----- Input data -----

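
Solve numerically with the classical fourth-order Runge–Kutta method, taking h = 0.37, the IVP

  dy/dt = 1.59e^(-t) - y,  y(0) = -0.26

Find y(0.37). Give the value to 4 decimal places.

0.2266

RK4: k1 = f(t_n, y_n); k2 = f(t_n + h/2, y_n + (h/2)·k1); k3 = f(t_n + h/2, y_n + (h/2)·k2); k4 = f(t_n + h, y_n + h·k3); y_{n+1} = y_n + (h/6)·(k1 + 2k2 + 2k3 + k4).
t=0.000000, y=-0.260000:
  k1 = f(0.000000, -0.260000) = 1.850000
  k2 = f(0.185000, 0.082250) = 1.239206
  k3 = f(0.185000, -0.030747) = 1.352203
  k4 = f(0.370000, 0.240315) = 0.857953
  y ← -0.260000 + (0.37/6)·(k1 + 2k2 + 2k3 + k4) = 0.226597
y(0.37) ≈ 0.2266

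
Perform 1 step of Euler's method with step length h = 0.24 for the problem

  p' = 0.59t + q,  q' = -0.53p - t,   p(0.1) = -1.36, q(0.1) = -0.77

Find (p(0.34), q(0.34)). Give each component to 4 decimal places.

-1.5306, -0.6210

Euler on (p,q): p_{n+1} = p_n + h·p', q_{n+1} = q_n + h·q'.
0.100000: (-1.360000, -0.770000); f=(-0.711000, 0.620800) → (-1.530640, -0.621008)
(p(0.34), q(0.34)) ≈ (-1.5306, -0.6210)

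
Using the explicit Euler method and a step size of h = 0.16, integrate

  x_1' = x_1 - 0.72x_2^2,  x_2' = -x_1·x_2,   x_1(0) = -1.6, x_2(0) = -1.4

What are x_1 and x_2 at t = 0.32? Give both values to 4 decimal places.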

-----

▸ **Exercise brief**:
Exactly as written, copy the lines from the one containing "Perform 1 step" to the end of the entries, both ends included.

▸ **Output below**:
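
Perform 1 step of Euler's method with step length h = 0.24 for the problem

  p' = 0.59t + q,  q' = -0.53p - t,   p(0.1) = -1.36, q(0.1) = -0.77

Find (p(0.34), q(0.34)). Give each component to 4 decimal places.

-1.5306, -0.6210

Euler on (p,q): p_{n+1} = p_n + h·p', q_{n+1} = q_n + h·q'.
0.100000: (-1.360000, -0.770000); f=(-0.711000, 0.620800) → (-1.530640, -0.621008)
(p(0.34), q(0.34)) ≈ (-1.5306, -0.6210)

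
Using the explicit Euler method and a step size of h = 0.16, integrate

  x_1' = x_1 - 0.72x_2^2,  x_2' = -x_1·x_2,   x_1(0) = -1.6, x_2(0) = -1.4

What are x_1 and x_2 at t = 0.32? Give both values to 4 decimal places.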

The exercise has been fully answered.